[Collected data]
+--
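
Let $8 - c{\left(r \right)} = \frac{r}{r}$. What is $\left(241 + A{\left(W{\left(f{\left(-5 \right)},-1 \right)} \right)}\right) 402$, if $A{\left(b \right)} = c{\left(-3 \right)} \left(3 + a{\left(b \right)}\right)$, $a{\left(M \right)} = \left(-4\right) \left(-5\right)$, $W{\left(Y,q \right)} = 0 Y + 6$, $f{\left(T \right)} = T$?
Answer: $161604$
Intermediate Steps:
$W{\left(Y,q \right)} = 6$ ($W{\left(Y,q \right)} = 0 + 6 = 6$)
$c{\left(r \right)} = 7$ ($c{\left(r \right)} = 8 - \frac{r}{r} = 8 - 1 = 7$)
$a{\left(M \right)} = 20$
$A{\left(b \right)} = 161$ ($A{\left(b \right)} = 7 \left(3 + 20\right) = 7 \cdot 23 = 161$)
$\left(241 + A{\left(W{\left(f{\left(-5 \right)},-1 \right)} \right)}\right) 402 = \left(241 + 161\right) 402 = 402 \cdot 402 = 161604$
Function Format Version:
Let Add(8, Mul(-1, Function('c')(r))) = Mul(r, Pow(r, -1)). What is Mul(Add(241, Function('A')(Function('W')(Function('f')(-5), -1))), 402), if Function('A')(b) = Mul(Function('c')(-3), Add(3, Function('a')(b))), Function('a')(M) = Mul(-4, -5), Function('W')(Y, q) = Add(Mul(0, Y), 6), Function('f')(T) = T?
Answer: 161604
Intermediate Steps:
Function('W')(Y, q) = 6 (Function('W')(Y, q) = Add(0, 6) = 6)
Function('c')(r) = 7 (Function('c')(r) = Add(8, Mul(-1, Mul(r, Pow(r, -1)))) = Add(8, Mul(-1, 1)) = Add(8, -1) = 7)
Function('a')(M) = 20
Function('A')(b) = 161 (Function('A')(b) = Mul(7, Add(3, 20)) = Mul(7, 23) = 161)
Mul(Add(241, Function('A')(Function('W')(Function('f')(-5), -1))), 402) = Mul(Add(241, 161), 402) = Mul(402, 402) = 161604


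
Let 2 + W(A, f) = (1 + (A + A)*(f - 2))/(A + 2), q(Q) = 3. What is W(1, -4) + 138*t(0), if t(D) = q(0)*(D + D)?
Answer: -17/3 ≈ -5.6667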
+--
WORK TO COMPLETE
Reproduce the full block of data exactly, omitting nothing.

ANSWER SECTION
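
Let $8 - c{\left(r \right)} = \frac{r}{r}$. What is $\left(241 + A{\left(W{\left(f{\left(-5 \right)},-1 \right)} \right)}\right) 402$, if $A{\left(b \right)} = c{\left(-3 \right)} \left(3 + a{\left(b \right)}\right)$, $a{\left(M \right)} = \left(-4\right) \left(-5\right)$, $W{\left(Y,q \right)} = 0 Y + 6$, $f{\left(T \right)} = T$?
Answer: $161604$
Intermediate Steps:
$W{\left(Y,q \right)} = 6$ ($W{\left(Y,q \right)} = 0 + 6 = 6$)
$c{\left(r \right)} = 7$ ($c{\left(r \right)} = 8 - \frac{r}{r} = 8 - 1 = 7$)
$a{\left(M \right)} = 20$
$A{\left(b \right)} = 161$ ($A{\left(b \right)} = 7 \left(3 + 20\right) = 7 \cdot 23 = 161$)
$\left(241 + A{\left(W{\left(f{\left(-5 \right)},-1 \right)} \right)}\right) 402 = \left(241 + 161\right) 402 = 402 \cdot 402 = 161604$
Function Format Version:
Let Add(8, Mul(-1, Function('c')(r))) = Mul(r, Pow(r, -1)). What is Mul(Add(241, Function('A')(Function('W')(Function('f')(-5), -1))), 402), if Function('A')(b) = Mul(Function('c')(-3), Add(3, Function('a')(b))), Function('a')(M) = Mul(-4, -5), Function('W')(Y, q) = Add(Mul(0, Y), 6), Function('f')(T) = T?
Answer: 161604
Intermediate Steps:
Function('W')(Y, q) = 6 (Function('W')(Y, q) = Add(0, 6) = 6)
Function('c')(r) = 7 (Function('c')(r) = Add(8, Mul(-1, Mul(r, Pow(r, -1)))) = Add(8, Mul(-1, 1)) = Add(8, -1) = 7)
Function('a')(M) = 20
Function('A')(b) = 161 (Function('A')(b) = Mul(7, Add(3, 20)) = Mul(7, 23) = 161)
Mul(Add(241, Function('A')(Function('W')(Function('f')(-5), -1))), 402) = Mul(Add(241, 161), 402) = Mul(402, 402) = 161604


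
Let 2 + W(A, f) = (1 + (A + A)*(f - 2))/(A + 2), q(Q) = 3. What is W(1, -4) + 138*t(0), if t(D) = q(0)*(D + D)?
Answer: -17/3 ≈ -5.6667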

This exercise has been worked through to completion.